■ INSTRUCTIONS FOR THE TASK: Please return every line in the entries below with the word "that" in it.
* * * *
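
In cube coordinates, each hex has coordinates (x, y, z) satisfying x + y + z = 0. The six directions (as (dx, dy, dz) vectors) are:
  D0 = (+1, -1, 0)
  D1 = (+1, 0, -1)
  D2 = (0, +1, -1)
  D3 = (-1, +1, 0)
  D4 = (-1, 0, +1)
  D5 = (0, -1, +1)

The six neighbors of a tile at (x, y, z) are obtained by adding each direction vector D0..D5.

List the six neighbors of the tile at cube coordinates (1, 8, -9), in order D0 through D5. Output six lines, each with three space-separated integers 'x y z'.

Answer: 2 7 -9
2 8 -10
1 9 -10
0 9 -9
0 8 -8
1 7 -8

Derivation:
Center: (1, 8, -9). Add each direction:
  D0: (1, 8, -9) + (1, -1, 0) = (2, 7, -9)
  D1: (1, 8, -9) + (1, 0, -1) = (2, 8, -10)
  D2: (1, 8, -9) + (0, 1, -1) = (1, 9, -10)
  D3: (1, 8, -9) + (-1, 1, 0) = (0, 9, -9)
  D4: (1, 8, -9) + (-1, 0, 1) = (0, 8, -8)
  D5: (1, 8, -9) + (0, -1, 1) = (1, 7, -8)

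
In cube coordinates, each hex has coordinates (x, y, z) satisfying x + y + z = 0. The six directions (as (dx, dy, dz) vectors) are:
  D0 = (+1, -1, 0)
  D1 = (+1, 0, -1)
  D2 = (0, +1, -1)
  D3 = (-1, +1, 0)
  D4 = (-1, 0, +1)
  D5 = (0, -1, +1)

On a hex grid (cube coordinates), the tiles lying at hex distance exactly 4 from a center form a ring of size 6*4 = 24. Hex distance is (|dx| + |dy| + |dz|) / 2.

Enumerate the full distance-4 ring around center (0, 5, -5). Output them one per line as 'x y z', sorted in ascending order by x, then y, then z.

Answer: -4 5 -1
-4 6 -2
-4 7 -3
-4 8 -4
-4 9 -5
-3 4 -1
-3 9 -6
-2 3 -1
-2 9 -7
-1 2 -1
-1 9 -8
0 1 -1
0 9 -9
1 1 -2
1 8 -9
2 1 -3
2 7 -9
3 1 -4
3 6 -9
4 1 -5
4 2 -6
4 3 -7
4 4 -8
4 5 -9

Derivation:
Walk ring at distance 4 from (0, 5, -5):
Start at center + D4*4 = (-4, 5, -1)
  hex 0: (-4, 5, -1)
  hex 1: (-3, 4, -1)
  hex 2: (-2, 3, -1)
  hex 3: (-1, 2, -1)
  hex 4: (0, 1, -1)
  hex 5: (1, 1, -2)
  hex 6: (2, 1, -3)
  hex 7: (3, 1, -4)
  hex 8: (4, 1, -5)
  hex 9: (4, 2, -6)
  hex 10: (4, 3, -7)
  hex 11: (4, 4, -8)
  hex 12: (4, 5, -9)
  hex 13: (3, 6, -9)
  hex 14: (2, 7, -9)
  hex 15: (1, 8, -9)
  hex 16: (0, 9, -9)
  hex 17: (-1, 9, -8)
  hex 18: (-2, 9, -7)
  hex 19: (-3, 9, -6)
  hex 20: (-4, 9, -5)
  hex 21: (-4, 8, -4)
  hex 22: (-4, 7, -3)
  hex 23: (-4, 6, -2)
Sorted: 24 hexes.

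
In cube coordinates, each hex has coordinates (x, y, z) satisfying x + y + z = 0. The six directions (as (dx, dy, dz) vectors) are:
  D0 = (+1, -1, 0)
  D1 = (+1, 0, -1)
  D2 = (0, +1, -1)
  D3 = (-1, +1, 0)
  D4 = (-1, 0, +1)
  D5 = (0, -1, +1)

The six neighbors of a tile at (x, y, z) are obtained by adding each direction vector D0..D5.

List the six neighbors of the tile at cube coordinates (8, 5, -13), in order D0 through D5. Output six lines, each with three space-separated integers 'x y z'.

Answer: 9 4 -13
9 5 -14
8 6 -14
7 6 -13
7 5 -12
8 4 -12

Derivation:
Center: (8, 5, -13). Add each direction:
  D0: (8, 5, -13) + (1, -1, 0) = (9, 4, -13)
  D1: (8, 5, -13) + (1, 0, -1) = (9, 5, -14)
  D2: (8, 5, -13) + (0, 1, -1) = (8, 6, -14)
  D3: (8, 5, -13) + (-1, 1, 0) = (7, 6, -13)
  D4: (8, 5, -13) + (-1, 0, 1) = (7, 5, -12)
  D5: (8, 5, -13) + (0, -1, 1) = (8, 4, -12)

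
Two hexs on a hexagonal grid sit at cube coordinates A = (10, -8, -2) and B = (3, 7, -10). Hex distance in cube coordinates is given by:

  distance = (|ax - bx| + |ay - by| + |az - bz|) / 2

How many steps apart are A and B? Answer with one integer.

Answer: 15

Derivation:
|ax - bx| = |10 - 3| = 7
|ay - by| = |-8 - 7| = 15
|az - bz| = |-2 - (-10)| = 8
distance = (7 + 15 + 8) / 2 = 30 / 2 = 15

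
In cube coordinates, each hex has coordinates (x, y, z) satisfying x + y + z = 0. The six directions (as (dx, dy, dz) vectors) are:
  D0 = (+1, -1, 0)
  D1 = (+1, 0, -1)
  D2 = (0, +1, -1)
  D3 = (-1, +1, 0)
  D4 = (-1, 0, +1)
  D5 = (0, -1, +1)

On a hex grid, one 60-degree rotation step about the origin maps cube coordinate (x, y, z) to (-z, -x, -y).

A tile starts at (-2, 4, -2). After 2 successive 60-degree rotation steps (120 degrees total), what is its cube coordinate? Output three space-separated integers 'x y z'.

Start: (-2, 4, -2)
Step 1: (-2, 4, -2) -> (-(-2), -(-2), -(4)) = (2, 2, -4)
Step 2: (2, 2, -4) -> (-(-4), -(2), -(2)) = (4, -2, -2)

Answer: 4 -2 -2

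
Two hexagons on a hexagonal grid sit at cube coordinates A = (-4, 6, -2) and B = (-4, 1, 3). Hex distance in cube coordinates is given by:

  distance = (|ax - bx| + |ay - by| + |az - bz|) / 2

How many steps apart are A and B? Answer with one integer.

Answer: 5

Derivation:
|ax - bx| = |-4 - (-4)| = 0
|ay - by| = |6 - 1| = 5
|az - bz| = |-2 - 3| = 5
distance = (0 + 5 + 5) / 2 = 10 / 2 = 5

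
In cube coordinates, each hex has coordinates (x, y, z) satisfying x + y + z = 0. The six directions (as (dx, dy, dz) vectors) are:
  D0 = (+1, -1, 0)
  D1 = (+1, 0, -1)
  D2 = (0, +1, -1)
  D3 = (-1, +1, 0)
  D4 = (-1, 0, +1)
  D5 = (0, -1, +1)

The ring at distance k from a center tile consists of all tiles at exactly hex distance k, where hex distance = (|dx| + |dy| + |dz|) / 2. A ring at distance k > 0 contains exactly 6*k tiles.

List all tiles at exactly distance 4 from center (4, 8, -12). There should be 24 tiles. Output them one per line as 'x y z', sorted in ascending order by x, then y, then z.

Walk ring at distance 4 from (4, 8, -12):
Start at center + D4*4 = (0, 8, -8)
  hex 0: (0, 8, -8)
  hex 1: (1, 7, -8)
  hex 2: (2, 6, -8)
  hex 3: (3, 5, -8)
  hex 4: (4, 4, -8)
  hex 5: (5, 4, -9)
  hex 6: (6, 4, -10)
  hex 7: (7, 4, -11)
  hex 8: (8, 4, -12)
  hex 9: (8, 5, -13)
  hex 10: (8, 6, -14)
  hex 11: (8, 7, -15)
  hex 12: (8, 8, -16)
  hex 13: (7, 9, -16)
  hex 14: (6, 10, -16)
  hex 15: (5, 11, -16)
  hex 16: (4, 12, -16)
  hex 17: (3, 12, -15)
  hex 18: (2, 12, -14)
  hex 19: (1, 12, -13)
  hex 20: (0, 12, -12)
  hex 21: (0, 11, -11)
  hex 22: (0, 10, -10)
  hex 23: (0, 9, -9)
Sorted: 24 hexes.

Answer: 0 8 -8
0 9 -9
0 10 -10
0 11 -11
0 12 -12
1 7 -8
1 12 -13
2 6 -8
2 12 -14
3 5 -8
3 12 -15
4 4 -8
4 12 -16
5 4 -9
5 11 -16
6 4 -10
6 10 -16
7 4 -11
7 9 -16
8 4 -12
8 5 -13
8 6 -14
8 7 -15
8 8 -16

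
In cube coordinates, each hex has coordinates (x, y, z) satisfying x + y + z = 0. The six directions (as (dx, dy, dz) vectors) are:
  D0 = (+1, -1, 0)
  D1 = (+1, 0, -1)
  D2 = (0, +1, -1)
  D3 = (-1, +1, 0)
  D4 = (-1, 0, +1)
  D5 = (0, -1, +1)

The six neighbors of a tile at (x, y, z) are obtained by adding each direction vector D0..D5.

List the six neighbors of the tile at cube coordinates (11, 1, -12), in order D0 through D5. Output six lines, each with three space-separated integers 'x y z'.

Center: (11, 1, -12). Add each direction:
  D0: (11, 1, -12) + (1, -1, 0) = (12, 0, -12)
  D1: (11, 1, -12) + (1, 0, -1) = (12, 1, -13)
  D2: (11, 1, -12) + (0, 1, -1) = (11, 2, -13)
  D3: (11, 1, -12) + (-1, 1, 0) = (10, 2, -12)
  D4: (11, 1, -12) + (-1, 0, 1) = (10, 1, -11)
  D5: (11, 1, -12) + (0, -1, 1) = (11, 0, -11)

Answer: 12 0 -12
12 1 -13
11 2 -13
10 2 -12
10 1 -11
11 0 -11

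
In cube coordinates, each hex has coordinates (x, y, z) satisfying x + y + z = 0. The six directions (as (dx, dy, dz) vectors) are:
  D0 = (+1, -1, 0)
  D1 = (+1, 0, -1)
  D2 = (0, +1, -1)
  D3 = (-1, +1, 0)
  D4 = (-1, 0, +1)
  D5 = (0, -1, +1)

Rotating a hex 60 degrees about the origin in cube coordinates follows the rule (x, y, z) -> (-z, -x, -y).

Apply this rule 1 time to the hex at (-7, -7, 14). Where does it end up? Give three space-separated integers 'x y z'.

Answer: -14 7 7

Derivation:
Start: (-7, -7, 14)
Step 1: (-7, -7, 14) -> (-(14), -(-7), -(-7)) = (-14, 7, 7)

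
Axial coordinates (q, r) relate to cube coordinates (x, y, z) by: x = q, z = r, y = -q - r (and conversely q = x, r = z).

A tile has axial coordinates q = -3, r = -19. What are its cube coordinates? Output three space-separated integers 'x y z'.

x = q = -3
z = r = -19
y = -x - z = -(-3) - (-19) = 22

Answer: -3 22 -19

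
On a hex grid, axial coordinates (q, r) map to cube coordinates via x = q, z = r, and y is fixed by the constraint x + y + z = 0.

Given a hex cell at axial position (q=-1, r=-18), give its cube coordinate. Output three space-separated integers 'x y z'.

Answer: -1 19 -18

Derivation:
x = q = -1
z = r = -18
y = -x - z = -(-1) - (-18) = 19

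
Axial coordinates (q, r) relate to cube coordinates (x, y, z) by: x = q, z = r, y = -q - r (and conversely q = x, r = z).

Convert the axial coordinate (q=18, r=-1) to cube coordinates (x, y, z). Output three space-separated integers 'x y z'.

Answer: 18 -17 -1

Derivation:
x = q = 18
z = r = -1
y = -x - z = -(18) - (-1) = -17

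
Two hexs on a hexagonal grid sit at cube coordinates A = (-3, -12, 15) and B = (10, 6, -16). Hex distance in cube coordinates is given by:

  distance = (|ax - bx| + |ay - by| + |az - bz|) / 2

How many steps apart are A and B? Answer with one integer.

|ax - bx| = |-3 - 10| = 13
|ay - by| = |-12 - 6| = 18
|az - bz| = |15 - (-16)| = 31
distance = (13 + 18 + 31) / 2 = 62 / 2 = 31

Answer: 31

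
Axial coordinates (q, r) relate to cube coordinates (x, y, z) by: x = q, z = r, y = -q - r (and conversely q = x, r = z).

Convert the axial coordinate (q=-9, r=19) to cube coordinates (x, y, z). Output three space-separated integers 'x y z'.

x = q = -9
z = r = 19
y = -x - z = -(-9) - (19) = -10

Answer: -9 -10 19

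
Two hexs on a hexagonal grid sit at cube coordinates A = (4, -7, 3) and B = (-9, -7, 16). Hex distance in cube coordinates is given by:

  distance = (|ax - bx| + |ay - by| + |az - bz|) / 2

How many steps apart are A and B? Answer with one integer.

|ax - bx| = |4 - (-9)| = 13
|ay - by| = |-7 - (-7)| = 0
|az - bz| = |3 - 16| = 13
distance = (13 + 0 + 13) / 2 = 26 / 2 = 13

Answer: 13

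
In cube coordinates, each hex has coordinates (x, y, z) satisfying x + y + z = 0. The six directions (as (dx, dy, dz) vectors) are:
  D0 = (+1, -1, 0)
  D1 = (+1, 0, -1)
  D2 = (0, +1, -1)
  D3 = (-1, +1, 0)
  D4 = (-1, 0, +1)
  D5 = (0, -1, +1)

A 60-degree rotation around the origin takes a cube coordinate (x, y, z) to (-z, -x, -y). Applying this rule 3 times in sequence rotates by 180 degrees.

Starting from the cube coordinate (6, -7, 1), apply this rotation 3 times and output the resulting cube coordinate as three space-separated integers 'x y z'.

Start: (6, -7, 1)
Step 1: (6, -7, 1) -> (-(1), -(6), -(-7)) = (-1, -6, 7)
Step 2: (-1, -6, 7) -> (-(7), -(-1), -(-6)) = (-7, 1, 6)
Step 3: (-7, 1, 6) -> (-(6), -(-7), -(1)) = (-6, 7, -1)

Answer: -6 7 -1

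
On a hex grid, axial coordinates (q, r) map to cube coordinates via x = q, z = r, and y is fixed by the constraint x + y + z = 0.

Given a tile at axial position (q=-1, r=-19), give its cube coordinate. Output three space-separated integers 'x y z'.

Answer: -1 20 -19

Derivation:
x = q = -1
z = r = -19
y = -x - z = -(-1) - (-19) = 20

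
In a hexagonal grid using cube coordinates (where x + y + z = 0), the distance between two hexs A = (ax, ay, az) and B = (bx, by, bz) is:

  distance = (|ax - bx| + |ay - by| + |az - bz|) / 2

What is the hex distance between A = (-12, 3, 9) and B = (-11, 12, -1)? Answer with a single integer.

Answer: 10

Derivation:
|ax - bx| = |-12 - (-11)| = 1
|ay - by| = |3 - 12| = 9
|az - bz| = |9 - (-1)| = 10
distance = (1 + 9 + 10) / 2 = 20 / 2 = 10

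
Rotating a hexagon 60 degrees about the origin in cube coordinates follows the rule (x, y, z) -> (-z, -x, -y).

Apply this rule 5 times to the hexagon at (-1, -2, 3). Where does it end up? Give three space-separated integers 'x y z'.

Start: (-1, -2, 3)
Step 1: (-1, -2, 3) -> (-(3), -(-1), -(-2)) = (-3, 1, 2)
Step 2: (-3, 1, 2) -> (-(2), -(-3), -(1)) = (-2, 3, -1)
Step 3: (-2, 3, -1) -> (-(-1), -(-2), -(3)) = (1, 2, -3)
Step 4: (1, 2, -3) -> (-(-3), -(1), -(2)) = (3, -1, -2)
Step 5: (3, -1, -2) -> (-(-2), -(3), -(-1)) = (2, -3, 1)

Answer: 2 -3 1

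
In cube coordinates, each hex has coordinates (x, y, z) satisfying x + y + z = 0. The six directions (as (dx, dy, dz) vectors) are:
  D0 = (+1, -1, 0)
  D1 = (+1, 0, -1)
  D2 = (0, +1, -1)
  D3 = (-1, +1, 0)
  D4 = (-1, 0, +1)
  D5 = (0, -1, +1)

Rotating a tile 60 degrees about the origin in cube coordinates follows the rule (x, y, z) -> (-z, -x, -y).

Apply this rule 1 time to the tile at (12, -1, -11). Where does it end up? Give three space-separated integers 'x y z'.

Answer: 11 -12 1

Derivation:
Start: (12, -1, -11)
Step 1: (12, -1, -11) -> (-(-11), -(12), -(-1)) = (11, -12, 1)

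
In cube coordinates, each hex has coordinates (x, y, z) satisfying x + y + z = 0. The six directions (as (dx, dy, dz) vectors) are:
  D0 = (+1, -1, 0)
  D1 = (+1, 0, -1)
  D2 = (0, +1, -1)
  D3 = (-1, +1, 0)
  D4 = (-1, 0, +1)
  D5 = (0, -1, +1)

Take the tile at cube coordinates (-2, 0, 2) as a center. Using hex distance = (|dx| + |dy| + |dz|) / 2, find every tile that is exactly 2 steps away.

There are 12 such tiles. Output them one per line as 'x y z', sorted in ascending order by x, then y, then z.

Walk ring at distance 2 from (-2, 0, 2):
Start at center + D4*2 = (-4, 0, 4)
  hex 0: (-4, 0, 4)
  hex 1: (-3, -1, 4)
  hex 2: (-2, -2, 4)
  hex 3: (-1, -2, 3)
  hex 4: (0, -2, 2)
  hex 5: (0, -1, 1)
  hex 6: (0, 0, 0)
  hex 7: (-1, 1, 0)
  hex 8: (-2, 2, 0)
  hex 9: (-3, 2, 1)
  hex 10: (-4, 2, 2)
  hex 11: (-4, 1, 3)
Sorted: 12 hexes.

Answer: -4 0 4
-4 1 3
-4 2 2
-3 -1 4
-3 2 1
-2 -2 4
-2 2 0
-1 -2 3
-1 1 0
0 -2 2
0 -1 1
0 0 0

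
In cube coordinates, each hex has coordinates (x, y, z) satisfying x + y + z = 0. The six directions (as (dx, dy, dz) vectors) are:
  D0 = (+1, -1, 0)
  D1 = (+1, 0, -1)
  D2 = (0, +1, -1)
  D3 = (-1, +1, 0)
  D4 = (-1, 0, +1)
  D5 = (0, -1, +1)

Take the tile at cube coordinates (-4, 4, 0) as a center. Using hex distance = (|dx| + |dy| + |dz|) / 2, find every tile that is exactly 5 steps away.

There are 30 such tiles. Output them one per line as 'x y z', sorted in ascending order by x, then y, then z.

Walk ring at distance 5 from (-4, 4, 0):
Start at center + D4*5 = (-9, 4, 5)
  hex 0: (-9, 4, 5)
  hex 1: (-8, 3, 5)
  hex 2: (-7, 2, 5)
  hex 3: (-6, 1, 5)
  hex 4: (-5, 0, 5)
  hex 5: (-4, -1, 5)
  hex 6: (-3, -1, 4)
  hex 7: (-2, -1, 3)
  hex 8: (-1, -1, 2)
  hex 9: (0, -1, 1)
  hex 10: (1, -1, 0)
  hex 11: (1, 0, -1)
  hex 12: (1, 1, -2)
  hex 13: (1, 2, -3)
  hex 14: (1, 3, -4)
  hex 15: (1, 4, -5)
  hex 16: (0, 5, -5)
  hex 17: (-1, 6, -5)
  hex 18: (-2, 7, -5)
  hex 19: (-3, 8, -5)
  hex 20: (-4, 9, -5)
  hex 21: (-5, 9, -4)
  hex 22: (-6, 9, -3)
  hex 23: (-7, 9, -2)
  hex 24: (-8, 9, -1)
  hex 25: (-9, 9, 0)
  hex 26: (-9, 8, 1)
  hex 27: (-9, 7, 2)
  hex 28: (-9, 6, 3)
  hex 29: (-9, 5, 4)
Sorted: 30 hexes.

Answer: -9 4 5
-9 5 4
-9 6 3
-9 7 2
-9 8 1
-9 9 0
-8 3 5
-8 9 -1
-7 2 5
-7 9 -2
-6 1 5
-6 9 -3
-5 0 5
-5 9 -4
-4 -1 5
-4 9 -5
-3 -1 4
-3 8 -5
-2 -1 3
-2 7 -5
-1 -1 2
-1 6 -5
0 -1 1
0 5 -5
1 -1 0
1 0 -1
1 1 -2
1 2 -3
1 3 -4
1 4 -5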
* * * *
■ ANSWER BOX:
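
Take the tile at cube coordinates (-2, 0, 2) as a center. Using hex distance = (|dx| + |dy| + |dz|) / 2, find every tile that is exactly 2 steps away.
Take the tile at cube coordinates (-4, 4, 0) as a center. Using hex distance = (|dx| + |dy| + |dz|) / 2, find every tile that is exactly 5 steps away.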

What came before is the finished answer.